Here the job is to restate every entry word for word.

Segment Open

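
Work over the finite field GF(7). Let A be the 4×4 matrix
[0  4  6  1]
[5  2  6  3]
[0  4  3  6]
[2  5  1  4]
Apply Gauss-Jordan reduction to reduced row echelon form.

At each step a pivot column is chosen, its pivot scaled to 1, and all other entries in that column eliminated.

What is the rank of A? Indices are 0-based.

step 1: exchange rows 0,1
step 1: normalize row 0 (÷5) = (1, 6, 4, 2)
  row 3: subtract 2×row0 = (0, 0, 0, 0)
step 2: normalize row 1 (÷4) = (0, 1, 5, 2)
  row 0: subtract 6×row1 = (1, 0, 2, 4)
  row 2: subtract 4×row1 = (0, 0, 4, 5)
step 3: normalize row 2 (÷4) = (0, 0, 1, 3)
  row 0: subtract 2×row2 = (1, 0, 0, 5)
  row 1: subtract 5×row2 = (0, 1, 0, 1)
skip col 3 (zero from row 3)

rank = 3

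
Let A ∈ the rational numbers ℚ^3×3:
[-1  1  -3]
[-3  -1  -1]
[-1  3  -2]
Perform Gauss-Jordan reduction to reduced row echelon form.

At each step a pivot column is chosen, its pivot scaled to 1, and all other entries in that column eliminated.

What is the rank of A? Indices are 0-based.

pivot(0,0)=-1: scale R0 → (1, -1, 3)
  clear (1,0): R1 −= (-3)R0 → (0, -4, 8)
  clear (2,0): R2 −= (-1)R0 → (0, 2, 1)
pivot(1,1)=-4: scale R1 → (0, 1, -2)
  clear (0,1): R0 −= (-1)R1 → (1, 0, 1)
  clear (2,1): R2 −= (2)R1 → (0, 0, 5)
pivot(2,2)=5: scale R2 → (0, 0, 1)
  clear (0,2): R0 −= (1)R2 → (1, 0, 0)
  clear (1,2): R1 −= (-2)R2 → (0, 1, 0)

rank = 3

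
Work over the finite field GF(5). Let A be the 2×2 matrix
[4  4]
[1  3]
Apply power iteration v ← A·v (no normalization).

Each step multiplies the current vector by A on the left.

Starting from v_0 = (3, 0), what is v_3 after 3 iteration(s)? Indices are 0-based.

v_3 = (4, 3)

v_0 = (3, 0).
v_1 = A·v_0 = (2, 3).
v_2 = A·v_1 = (0, 1).
v_3 = A·v_2 = (4, 3).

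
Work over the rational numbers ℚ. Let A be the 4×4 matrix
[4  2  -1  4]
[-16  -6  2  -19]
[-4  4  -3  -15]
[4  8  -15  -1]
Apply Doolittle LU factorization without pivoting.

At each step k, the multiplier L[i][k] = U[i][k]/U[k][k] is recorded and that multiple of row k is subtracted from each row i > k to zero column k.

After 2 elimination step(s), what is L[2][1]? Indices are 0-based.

Step 1: pivot at (0,0) is 4.
  row1 ← row1 − (-4)·row0  ⇒  L[1][0]=-4, U row1=(0, 2, -2, -3)
  row2 ← row2 − (-1)·row0  ⇒  L[2][0]=-1, U row2=(0, 6, -4, -11)
  row3 ← row3 − (1)·row0  ⇒  L[3][0]=1, U row3=(0, 6, -14, -5)
Step 2: pivot at (1,1) is 2.
  row2 ← row2 − (3)·row1  ⇒  L[2][1]=3, U row2=(0, 0, 2, -2)
  row3 ← row3 − (3)·row1  ⇒  L[3][1]=3, U row3=(0, 0, -8, 4)

L[2][1] = 3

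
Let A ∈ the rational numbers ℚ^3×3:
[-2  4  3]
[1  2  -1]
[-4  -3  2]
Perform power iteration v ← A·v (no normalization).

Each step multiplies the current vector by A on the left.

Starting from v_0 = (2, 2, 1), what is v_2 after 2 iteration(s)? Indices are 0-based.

v_2 = (-30, 29, -67)

v_0 = (2, 2, 1).
v_1 = A·v_0 = (7, 5, -12).
v_2 = A·v_1 = (-30, 29, -67).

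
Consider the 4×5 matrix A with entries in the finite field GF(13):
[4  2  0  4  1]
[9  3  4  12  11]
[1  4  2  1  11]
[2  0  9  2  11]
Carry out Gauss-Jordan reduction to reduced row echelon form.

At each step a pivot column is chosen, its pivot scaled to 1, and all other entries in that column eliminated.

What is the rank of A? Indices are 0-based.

rank = 4

[1] R0 /= 4  ⇒  (1, 7, 0, 1, 10)
     R1 -= 9·R0  ⇒  (0, 5, 4, 3, 12)
     R2 -= 1·R0  ⇒  (0, 10, 2, 0, 1)
     R3 -= 2·R0  ⇒  (0, 12, 9, 0, 4)
[2] R1 /= 5  ⇒  (0, 1, 6, 11, 5)
     R0 -= 7·R1  ⇒  (1, 0, 10, 2, 1)
     R2 -= 10·R1  ⇒  (0, 0, 7, 7, 3)
     R3 -= 12·R1  ⇒  (0, 0, 2, 11, 9)
[3] R2 /= 7  ⇒  (0, 0, 1, 1, 6)
     R0 -= 10·R2  ⇒  (1, 0, 0, 5, 6)
     R1 -= 6·R2  ⇒  (0, 1, 0, 5, 8)
     R3 -= 2·R2  ⇒  (0, 0, 0, 9, 10)
[4] R3 /= 9  ⇒  (0, 0, 0, 1, 4)
     R0 -= 5·R3  ⇒  (1, 0, 0, 0, 12)
     R1 -= 5·R3  ⇒  (0, 1, 0, 0, 1)
     R2 -= 1·R3  ⇒  (0, 0, 1, 0, 2)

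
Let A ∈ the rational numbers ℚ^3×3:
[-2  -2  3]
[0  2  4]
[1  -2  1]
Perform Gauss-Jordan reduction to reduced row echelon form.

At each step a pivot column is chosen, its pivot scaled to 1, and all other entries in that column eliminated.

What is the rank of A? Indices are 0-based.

rank = 3

[1] R0 /= -2  ⇒  (1, 1, -3/2)
     R2 -= 1·R0  ⇒  (0, -3, 5/2)
[2] R1 /= 2  ⇒  (0, 1, 2)
     R0 -= 1·R1  ⇒  (1, 0, -7/2)
     R2 -= -3·R1  ⇒  (0, 0, 17/2)
[3] R2 /= 17/2  ⇒  (0, 0, 1)
     R0 -= -7/2·R2  ⇒  (1, 0, 0)
     R1 -= 2·R2  ⇒  (0, 1, 0)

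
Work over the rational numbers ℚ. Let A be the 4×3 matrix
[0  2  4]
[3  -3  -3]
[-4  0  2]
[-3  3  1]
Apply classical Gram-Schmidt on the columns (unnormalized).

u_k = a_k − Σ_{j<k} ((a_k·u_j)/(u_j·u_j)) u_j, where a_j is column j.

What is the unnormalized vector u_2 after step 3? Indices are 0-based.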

Segment Closed

### RESULT
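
Work over the finite field GF(7). Let A be the 4×4 matrix
[0  4  6  1]
[5  2  6  3]
[0  4  3  6]
[2  5  1  4]
Apply Gauss-Jordan reduction to reduced row echelon form.

At each step a pivot column is chosen, its pivot scaled to 1, and all other entries in that column eliminated.

What is the rank of A? Indices are 0-based.

step 1: exchange rows 0,1
step 1: normalize row 0 (÷5) = (1, 6, 4, 2)
  row 3: subtract 2×row0 = (0, 0, 0, 0)
step 2: normalize row 1 (÷4) = (0, 1, 5, 2)
  row 0: subtract 6×row1 = (1, 0, 2, 4)
  row 2: subtract 4×row1 = (0, 0, 4, 5)
step 3: normalize row 2 (÷4) = (0, 0, 1, 3)
  row 0: subtract 2×row2 = (1, 0, 0, 5)
  row 1: subtract 5×row2 = (0, 1, 0, 1)
skip col 3 (zero from row 3)

rank = 3

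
Let A ∈ the rational numbers ℚ^3×3:
[-1  1  -3]
[-3  -1  -1]
[-1  3  -2]
Perform Gauss-Jordan reduction to reduced row echelon form.

At each step a pivot column is chosen, its pivot scaled to 1, and all other entries in that column eliminated.

What is the rank of A? Indices are 0-based.

pivot(0,0)=-1: scale R0 → (1, -1, 3)
  clear (1,0): R1 −= (-3)R0 → (0, -4, 8)
  clear (2,0): R2 −= (-1)R0 → (0, 2, 1)
pivot(1,1)=-4: scale R1 → (0, 1, -2)
  clear (0,1): R0 −= (-1)R1 → (1, 0, 1)
  clear (2,1): R2 −= (2)R1 → (0, 0, 5)
pivot(2,2)=5: scale R2 → (0, 0, 1)
  clear (0,2): R0 −= (1)R2 → (1, 0, 0)
  clear (1,2): R1 −= (-2)R2 → (0, 1, 0)

rank = 3

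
Work over the finite field GF(5). Let A be the 2×2 matrix
[4  4]
[1  3]
Apply power iteration v ← A·v (no normalization).

Each step multiplies the current vector by A on the left.

Starting from v_0 = (3, 0), what is v_3 after 3 iteration(s)? Indices are 0-based.

v_3 = (4, 3)

v_0 = (3, 0).
v_1 = A·v_0 = (2, 3).
v_2 = A·v_1 = (0, 1).
v_3 = A·v_2 = (4, 3).

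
Work over the rational numbers ℚ. Let A be the 4×4 matrix
[4  2  -1  4]
[-16  -6  2  -19]
[-4  4  -3  -15]
[4  8  -15  -1]
Apply Doolittle LU factorization without pivoting.

At each step k, the multiplier L[i][k] = U[i][k]/U[k][k] is recorded and that multiple of row k is subtracted from each row i > k to zero column k.

After 2 elimination step(s), what is L[2][1]? Indices are 0-based.

Step 1: pivot at (0,0) is 4.
  row1 ← row1 − (-4)·row0  ⇒  L[1][0]=-4, U row1=(0, 2, -2, -3)
  row2 ← row2 − (-1)·row0  ⇒  L[2][0]=-1, U row2=(0, 6, -4, -11)
  row3 ← row3 − (1)·row0  ⇒  L[3][0]=1, U row3=(0, 6, -14, -5)
Step 2: pivot at (1,1) is 2.
  row2 ← row2 − (3)·row1  ⇒  L[2][1]=3, U row2=(0, 0, 2, -2)
  row3 ← row3 − (3)·row1  ⇒  L[3][1]=3, U row3=(0, 0, -8, 4)

L[2][1] = 3

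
Let A ∈ the rational numbers ℚ^3×3:
[-2  4  3]
[1  2  -1]
[-4  -3  2]
Perform power iteration v ← A·v (no normalization).

Each step multiplies the current vector by A on the left.

Starting from v_0 = (2, 2, 1), what is v_2 after 2 iteration(s)? Indices are 0-based.

v_2 = (-30, 29, -67)

v_0 = (2, 2, 1).
v_1 = A·v_0 = (7, 5, -12).
v_2 = A·v_1 = (-30, 29, -67).

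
Consider the 4×5 matrix A with entries in the finite field GF(13):
[4  2  0  4  1]
[9  3  4  12  11]
[1  4  2  1  11]
[2  0  9  2  11]
Carry out Gauss-Jordan reduction to reduced row echelon form.

At each step a pivot column is chosen, its pivot scaled to 1, and all other entries in that column eliminated.

What is the rank of A? Indices are 0-based.

rank = 4

[1] R0 /= 4  ⇒  (1, 7, 0, 1, 10)
     R1 -= 9·R0  ⇒  (0, 5, 4, 3, 12)
     R2 -= 1·R0  ⇒  (0, 10, 2, 0, 1)
     R3 -= 2·R0  ⇒  (0, 12, 9, 0, 4)
[2] R1 /= 5  ⇒  (0, 1, 6, 11, 5)
     R0 -= 7·R1  ⇒  (1, 0, 10, 2, 1)
     R2 -= 10·R1  ⇒  (0, 0, 7, 7, 3)
     R3 -= 12·R1  ⇒  (0, 0, 2, 11, 9)
[3] R2 /= 7  ⇒  (0, 0, 1, 1, 6)
     R0 -= 10·R2  ⇒  (1, 0, 0, 5, 6)
     R1 -= 6·R2  ⇒  (0, 1, 0, 5, 8)
     R3 -= 2·R2  ⇒  (0, 0, 0, 9, 10)
[4] R3 /= 9  ⇒  (0, 0, 0, 1, 4)
     R0 -= 5·R3  ⇒  (1, 0, 0, 0, 12)
     R1 -= 5·R3  ⇒  (0, 1, 0, 0, 1)
     R2 -= 1·R3  ⇒  (0, 0, 1, 0, 2)

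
Let A ∈ the rational numbers ℚ^3×3:
[-2  -2  3]
[0  2  4]
[1  -2  1]
Perform Gauss-Jordan reduction to reduced row echelon form.

At each step a pivot column is chosen, its pivot scaled to 1, and all other entries in that column eliminated.

What is the rank of A? Indices are 0-based.

rank = 3

[1] R0 /= -2  ⇒  (1, 1, -3/2)
     R2 -= 1·R0  ⇒  (0, -3, 5/2)
[2] R1 /= 2  ⇒  (0, 1, 2)
     R0 -= 1·R1  ⇒  (1, 0, -7/2)
     R2 -= -3·R1  ⇒  (0, 0, 17/2)
[3] R2 /= 17/2  ⇒  (0, 0, 1)
     R0 -= -7/2·R2  ⇒  (1, 0, 0)
     R1 -= 2·R2  ⇒  (0, 1, 0)

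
Work over the rational numbers ℚ. Let A be the 4×3 matrix
[0  2  4]
[3  -3  -3]
[-4  0  2]
[-3  3  1]
Apply classical Gram-Schmidt on the columns (unnormalized).

u_k = a_k − Σ_{j<k} ((a_k·u_j)/(u_j·u_j)) u_j, where a_j is column j.

What is the unnormalized vector u_2 after step 3? Indices are 0-based.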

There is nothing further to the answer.